# EXERCISE REQUIREMENTS
The required result is a line count: how many lines in this data hold the word "variables". Give only that.

# SOURCE INFORMATION
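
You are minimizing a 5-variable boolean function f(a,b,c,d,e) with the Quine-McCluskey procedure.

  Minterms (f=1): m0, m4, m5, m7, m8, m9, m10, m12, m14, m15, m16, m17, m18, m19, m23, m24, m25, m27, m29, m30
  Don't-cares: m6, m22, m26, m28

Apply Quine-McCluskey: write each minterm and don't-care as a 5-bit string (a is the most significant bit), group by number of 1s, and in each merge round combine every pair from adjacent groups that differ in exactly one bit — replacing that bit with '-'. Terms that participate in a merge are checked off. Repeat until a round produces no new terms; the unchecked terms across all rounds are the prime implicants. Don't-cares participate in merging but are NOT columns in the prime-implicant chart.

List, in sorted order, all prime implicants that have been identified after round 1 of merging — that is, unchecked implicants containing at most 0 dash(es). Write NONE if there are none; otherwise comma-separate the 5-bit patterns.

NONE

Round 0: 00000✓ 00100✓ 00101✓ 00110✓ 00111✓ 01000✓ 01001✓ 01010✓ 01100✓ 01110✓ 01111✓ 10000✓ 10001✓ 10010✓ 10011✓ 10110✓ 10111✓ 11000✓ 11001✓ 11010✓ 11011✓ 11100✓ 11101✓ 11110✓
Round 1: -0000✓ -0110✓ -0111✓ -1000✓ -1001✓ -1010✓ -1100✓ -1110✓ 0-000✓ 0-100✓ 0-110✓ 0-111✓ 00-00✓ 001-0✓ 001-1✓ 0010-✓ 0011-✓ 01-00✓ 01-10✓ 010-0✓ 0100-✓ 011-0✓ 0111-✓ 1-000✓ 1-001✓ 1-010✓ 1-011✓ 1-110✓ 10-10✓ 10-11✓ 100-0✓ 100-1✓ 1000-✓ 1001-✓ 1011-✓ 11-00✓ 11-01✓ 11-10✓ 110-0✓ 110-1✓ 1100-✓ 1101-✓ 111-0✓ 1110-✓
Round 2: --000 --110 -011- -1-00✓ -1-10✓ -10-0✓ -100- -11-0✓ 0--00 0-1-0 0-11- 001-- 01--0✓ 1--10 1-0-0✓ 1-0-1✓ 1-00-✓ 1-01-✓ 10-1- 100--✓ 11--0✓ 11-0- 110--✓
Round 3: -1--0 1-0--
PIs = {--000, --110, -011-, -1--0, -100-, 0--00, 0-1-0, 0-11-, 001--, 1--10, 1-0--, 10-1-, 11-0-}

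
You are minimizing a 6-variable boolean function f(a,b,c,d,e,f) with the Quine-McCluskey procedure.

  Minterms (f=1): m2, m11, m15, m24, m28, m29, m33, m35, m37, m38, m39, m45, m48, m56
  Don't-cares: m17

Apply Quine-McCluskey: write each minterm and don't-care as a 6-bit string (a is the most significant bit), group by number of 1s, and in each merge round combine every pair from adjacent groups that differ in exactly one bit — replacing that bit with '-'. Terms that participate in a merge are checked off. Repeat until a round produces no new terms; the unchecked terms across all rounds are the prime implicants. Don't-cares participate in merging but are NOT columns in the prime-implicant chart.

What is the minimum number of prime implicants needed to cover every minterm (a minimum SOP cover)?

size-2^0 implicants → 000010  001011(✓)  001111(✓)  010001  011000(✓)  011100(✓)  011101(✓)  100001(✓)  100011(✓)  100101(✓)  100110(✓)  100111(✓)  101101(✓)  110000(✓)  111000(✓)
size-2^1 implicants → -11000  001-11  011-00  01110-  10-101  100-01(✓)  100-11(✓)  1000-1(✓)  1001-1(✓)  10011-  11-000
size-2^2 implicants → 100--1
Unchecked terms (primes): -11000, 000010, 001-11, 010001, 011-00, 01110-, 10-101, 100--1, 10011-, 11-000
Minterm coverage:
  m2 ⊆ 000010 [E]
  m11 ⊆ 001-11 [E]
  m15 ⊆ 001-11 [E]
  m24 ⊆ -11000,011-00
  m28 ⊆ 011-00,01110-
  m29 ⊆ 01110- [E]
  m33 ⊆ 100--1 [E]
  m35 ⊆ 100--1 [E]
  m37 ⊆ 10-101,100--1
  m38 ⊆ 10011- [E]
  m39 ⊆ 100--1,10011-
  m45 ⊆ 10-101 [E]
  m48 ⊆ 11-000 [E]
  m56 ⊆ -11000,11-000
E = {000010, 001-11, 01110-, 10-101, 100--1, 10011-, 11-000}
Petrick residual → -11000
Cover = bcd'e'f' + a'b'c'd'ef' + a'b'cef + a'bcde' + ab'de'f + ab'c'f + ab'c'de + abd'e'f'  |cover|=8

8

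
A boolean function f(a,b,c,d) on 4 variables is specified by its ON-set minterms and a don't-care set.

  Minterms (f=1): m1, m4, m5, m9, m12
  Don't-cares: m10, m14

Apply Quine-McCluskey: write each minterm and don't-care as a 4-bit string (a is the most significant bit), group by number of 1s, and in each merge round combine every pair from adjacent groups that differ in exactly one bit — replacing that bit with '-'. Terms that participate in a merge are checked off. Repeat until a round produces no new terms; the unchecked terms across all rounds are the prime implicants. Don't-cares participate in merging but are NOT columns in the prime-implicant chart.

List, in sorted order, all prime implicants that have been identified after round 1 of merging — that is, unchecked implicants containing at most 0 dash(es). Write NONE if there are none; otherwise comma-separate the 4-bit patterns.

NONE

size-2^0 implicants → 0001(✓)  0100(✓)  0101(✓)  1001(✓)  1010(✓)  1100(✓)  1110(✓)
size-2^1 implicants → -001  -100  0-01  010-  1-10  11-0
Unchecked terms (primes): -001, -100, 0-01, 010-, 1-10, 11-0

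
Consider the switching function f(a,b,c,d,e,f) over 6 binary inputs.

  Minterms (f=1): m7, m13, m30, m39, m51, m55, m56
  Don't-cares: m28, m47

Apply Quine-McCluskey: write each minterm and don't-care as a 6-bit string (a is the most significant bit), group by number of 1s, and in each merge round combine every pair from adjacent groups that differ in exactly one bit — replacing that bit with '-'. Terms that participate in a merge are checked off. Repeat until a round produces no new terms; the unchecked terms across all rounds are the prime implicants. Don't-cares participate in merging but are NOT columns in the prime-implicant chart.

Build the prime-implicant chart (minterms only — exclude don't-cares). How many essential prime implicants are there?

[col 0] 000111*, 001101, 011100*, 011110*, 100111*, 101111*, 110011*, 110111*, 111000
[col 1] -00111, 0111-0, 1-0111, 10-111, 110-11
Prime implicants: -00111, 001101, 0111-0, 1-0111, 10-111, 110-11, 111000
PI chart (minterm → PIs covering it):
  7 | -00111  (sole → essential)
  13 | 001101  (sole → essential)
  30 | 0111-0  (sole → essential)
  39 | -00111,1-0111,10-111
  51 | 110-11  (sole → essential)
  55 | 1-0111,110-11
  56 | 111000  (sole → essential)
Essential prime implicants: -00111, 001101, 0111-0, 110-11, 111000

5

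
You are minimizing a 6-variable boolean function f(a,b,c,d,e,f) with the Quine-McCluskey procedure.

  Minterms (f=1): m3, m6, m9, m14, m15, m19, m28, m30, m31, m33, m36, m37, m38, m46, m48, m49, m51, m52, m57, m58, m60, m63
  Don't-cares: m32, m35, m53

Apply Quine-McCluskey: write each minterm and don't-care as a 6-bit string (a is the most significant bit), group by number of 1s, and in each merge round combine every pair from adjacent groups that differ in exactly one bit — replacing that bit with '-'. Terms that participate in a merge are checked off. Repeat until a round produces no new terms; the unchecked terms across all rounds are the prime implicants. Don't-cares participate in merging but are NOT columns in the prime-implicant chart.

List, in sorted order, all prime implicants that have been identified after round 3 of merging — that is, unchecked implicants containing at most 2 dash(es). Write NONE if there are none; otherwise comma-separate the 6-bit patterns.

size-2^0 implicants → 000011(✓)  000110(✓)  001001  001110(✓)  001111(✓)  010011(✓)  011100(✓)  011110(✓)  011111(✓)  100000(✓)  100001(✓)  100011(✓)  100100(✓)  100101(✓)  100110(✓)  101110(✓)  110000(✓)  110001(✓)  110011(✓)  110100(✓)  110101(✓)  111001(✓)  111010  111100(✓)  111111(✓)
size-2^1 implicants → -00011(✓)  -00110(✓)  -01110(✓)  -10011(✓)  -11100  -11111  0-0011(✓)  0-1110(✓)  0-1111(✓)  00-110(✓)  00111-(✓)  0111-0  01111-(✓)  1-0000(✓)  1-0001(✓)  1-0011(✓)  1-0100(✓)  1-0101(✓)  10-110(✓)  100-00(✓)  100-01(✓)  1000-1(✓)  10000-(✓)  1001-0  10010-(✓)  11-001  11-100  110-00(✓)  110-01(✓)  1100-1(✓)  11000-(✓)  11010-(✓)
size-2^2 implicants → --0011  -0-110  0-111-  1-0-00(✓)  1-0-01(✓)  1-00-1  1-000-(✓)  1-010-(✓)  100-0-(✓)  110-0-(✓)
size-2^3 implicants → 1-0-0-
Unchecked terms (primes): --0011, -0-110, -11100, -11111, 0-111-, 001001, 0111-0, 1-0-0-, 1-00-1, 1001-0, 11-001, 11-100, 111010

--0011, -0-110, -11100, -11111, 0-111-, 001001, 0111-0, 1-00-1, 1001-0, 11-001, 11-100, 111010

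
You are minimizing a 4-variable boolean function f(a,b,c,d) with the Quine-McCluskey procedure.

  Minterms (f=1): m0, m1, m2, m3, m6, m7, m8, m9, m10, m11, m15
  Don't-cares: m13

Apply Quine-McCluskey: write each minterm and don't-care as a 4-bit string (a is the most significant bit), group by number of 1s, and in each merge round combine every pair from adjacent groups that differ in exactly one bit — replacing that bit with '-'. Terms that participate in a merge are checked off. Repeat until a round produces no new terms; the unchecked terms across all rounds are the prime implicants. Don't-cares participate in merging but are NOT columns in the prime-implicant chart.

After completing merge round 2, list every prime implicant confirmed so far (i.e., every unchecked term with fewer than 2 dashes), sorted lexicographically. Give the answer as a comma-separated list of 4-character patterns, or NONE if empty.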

* * *

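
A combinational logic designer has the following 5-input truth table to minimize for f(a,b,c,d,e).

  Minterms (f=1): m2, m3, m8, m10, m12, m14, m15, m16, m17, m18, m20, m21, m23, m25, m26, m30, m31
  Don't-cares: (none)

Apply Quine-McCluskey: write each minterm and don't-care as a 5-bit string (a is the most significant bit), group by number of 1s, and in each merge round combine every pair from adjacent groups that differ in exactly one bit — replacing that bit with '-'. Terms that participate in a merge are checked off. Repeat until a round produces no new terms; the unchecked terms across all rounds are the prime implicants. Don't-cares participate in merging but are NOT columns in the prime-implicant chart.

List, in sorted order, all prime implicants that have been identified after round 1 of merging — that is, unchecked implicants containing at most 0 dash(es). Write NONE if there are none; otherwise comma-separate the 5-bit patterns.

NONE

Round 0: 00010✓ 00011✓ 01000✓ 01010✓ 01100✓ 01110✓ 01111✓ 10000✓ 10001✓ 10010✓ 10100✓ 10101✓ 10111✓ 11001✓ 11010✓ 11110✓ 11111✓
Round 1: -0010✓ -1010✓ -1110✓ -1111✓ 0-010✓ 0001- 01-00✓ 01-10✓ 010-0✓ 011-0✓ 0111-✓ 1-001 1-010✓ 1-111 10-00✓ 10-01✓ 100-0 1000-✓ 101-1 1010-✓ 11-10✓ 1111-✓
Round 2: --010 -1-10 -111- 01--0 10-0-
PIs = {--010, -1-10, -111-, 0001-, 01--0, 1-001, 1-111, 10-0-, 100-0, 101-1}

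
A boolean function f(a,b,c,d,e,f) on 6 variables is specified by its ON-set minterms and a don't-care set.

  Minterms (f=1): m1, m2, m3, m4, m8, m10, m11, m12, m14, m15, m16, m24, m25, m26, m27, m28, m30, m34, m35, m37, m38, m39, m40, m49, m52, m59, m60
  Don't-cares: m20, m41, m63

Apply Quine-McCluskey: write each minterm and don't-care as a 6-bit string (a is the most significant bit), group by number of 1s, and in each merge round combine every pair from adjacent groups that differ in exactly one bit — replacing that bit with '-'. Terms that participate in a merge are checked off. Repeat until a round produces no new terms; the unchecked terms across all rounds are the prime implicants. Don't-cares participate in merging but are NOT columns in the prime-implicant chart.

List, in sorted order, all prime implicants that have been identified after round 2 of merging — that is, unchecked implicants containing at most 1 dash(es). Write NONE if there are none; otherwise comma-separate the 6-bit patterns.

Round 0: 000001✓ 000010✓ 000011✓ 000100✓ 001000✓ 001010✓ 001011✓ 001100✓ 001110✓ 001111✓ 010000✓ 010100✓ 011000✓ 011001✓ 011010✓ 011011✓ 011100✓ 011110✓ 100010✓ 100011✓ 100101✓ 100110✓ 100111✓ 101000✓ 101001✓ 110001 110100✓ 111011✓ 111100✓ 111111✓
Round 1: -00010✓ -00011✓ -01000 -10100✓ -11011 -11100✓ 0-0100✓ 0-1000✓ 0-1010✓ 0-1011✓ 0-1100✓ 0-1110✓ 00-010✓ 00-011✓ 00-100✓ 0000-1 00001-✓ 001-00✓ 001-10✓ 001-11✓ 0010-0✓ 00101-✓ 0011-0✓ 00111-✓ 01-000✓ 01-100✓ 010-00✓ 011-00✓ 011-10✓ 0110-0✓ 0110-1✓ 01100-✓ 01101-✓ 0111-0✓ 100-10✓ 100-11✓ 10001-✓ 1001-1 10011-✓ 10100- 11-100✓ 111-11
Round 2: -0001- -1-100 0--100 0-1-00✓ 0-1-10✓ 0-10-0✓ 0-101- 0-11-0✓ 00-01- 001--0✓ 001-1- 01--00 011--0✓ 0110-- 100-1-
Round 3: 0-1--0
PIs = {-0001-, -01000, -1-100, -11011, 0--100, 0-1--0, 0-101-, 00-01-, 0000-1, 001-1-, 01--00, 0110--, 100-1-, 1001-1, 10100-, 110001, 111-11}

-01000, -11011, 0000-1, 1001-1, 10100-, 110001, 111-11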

# OUTPUT BELOW
2